## Exercise details
Write the entries out again. Every character must match.

## Given information
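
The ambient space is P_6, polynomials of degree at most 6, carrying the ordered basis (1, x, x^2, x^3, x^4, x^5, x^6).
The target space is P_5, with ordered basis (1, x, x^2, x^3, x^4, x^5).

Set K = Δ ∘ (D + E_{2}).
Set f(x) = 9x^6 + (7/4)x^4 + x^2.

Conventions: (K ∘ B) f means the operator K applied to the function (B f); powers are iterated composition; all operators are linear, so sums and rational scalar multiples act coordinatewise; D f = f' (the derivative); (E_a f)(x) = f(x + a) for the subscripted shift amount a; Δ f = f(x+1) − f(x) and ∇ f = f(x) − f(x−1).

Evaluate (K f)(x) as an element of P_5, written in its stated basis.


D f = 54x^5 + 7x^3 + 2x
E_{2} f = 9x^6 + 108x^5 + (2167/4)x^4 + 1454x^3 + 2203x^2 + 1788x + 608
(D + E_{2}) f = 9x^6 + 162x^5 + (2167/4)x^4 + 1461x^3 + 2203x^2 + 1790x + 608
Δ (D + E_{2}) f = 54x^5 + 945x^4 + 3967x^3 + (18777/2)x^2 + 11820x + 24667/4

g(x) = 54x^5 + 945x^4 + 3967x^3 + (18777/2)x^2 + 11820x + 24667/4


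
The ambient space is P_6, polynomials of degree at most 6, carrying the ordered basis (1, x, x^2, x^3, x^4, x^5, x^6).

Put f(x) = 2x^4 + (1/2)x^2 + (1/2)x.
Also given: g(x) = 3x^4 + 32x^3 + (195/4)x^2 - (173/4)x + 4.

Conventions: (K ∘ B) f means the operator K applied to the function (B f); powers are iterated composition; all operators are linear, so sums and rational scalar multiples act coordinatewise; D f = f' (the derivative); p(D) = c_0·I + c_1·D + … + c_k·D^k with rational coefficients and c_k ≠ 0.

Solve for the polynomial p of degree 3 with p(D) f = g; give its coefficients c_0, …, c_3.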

## Exercise result
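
The ambient space is P_6, polynomials of degree at most 6, carrying the ordered basis (1, x, x^2, x^3, x^4, x^5, x^6).
The target space is P_5, with ordered basis (1, x, x^2, x^3, x^4, x^5).

Set K = Δ ∘ (D + E_{2}).
Set f(x) = 9x^6 + (7/4)x^4 + x^2.

Conventions: (K ∘ B) f means the operator K applied to the function (B f); powers are iterated composition; all operators are linear, so sums and rational scalar multiples act coordinatewise; D f = f' (the derivative); (E_a f)(x) = f(x + a) for the subscripted shift amount a; Δ f = f(x+1) − f(x) and ∇ f = f(x) − f(x−1).

Evaluate (K f)(x) as an element of P_5, written in its stated basis.


D f = 54x^5 + 7x^3 + 2x
E_{2} f = 9x^6 + 108x^5 + (2167/4)x^4 + 1454x^3 + 2203x^2 + 1788x + 608
(D + E_{2}) f = 9x^6 + 162x^5 + (2167/4)x^4 + 1461x^3 + 2203x^2 + 1790x + 608
Δ (D + E_{2}) f = 54x^5 + 945x^4 + 3967x^3 + (18777/2)x^2 + 11820x + 24667/4

g(x) = 54x^5 + 945x^4 + 3967x^3 + (18777/2)x^2 + 11820x + 24667/4


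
The ambient space is P_6, polynomials of degree at most 6, carrying the ordered basis (1, x, x^2, x^3, x^4, x^5, x^6).

Put f(x) = 2x^4 + (1/2)x^2 + (1/2)x.
Also given: g(x) = 3x^4 + 32x^3 + (195/4)x^2 - (173/4)x + 4.

Conventions: (K ∘ B) f means the operator K applied to the function (B f); powers are iterated composition; all operators are linear, so sums and rational scalar multiples act coordinatewise; D f = f' (the derivative); p(D) = c_0·I + c_1·D + … + c_k·D^k with rational coefficients and c_k ≠ 0.

Solve for the polynomial p of degree 3 with p(D) f = g; give its coefficients c_0, …, c_3.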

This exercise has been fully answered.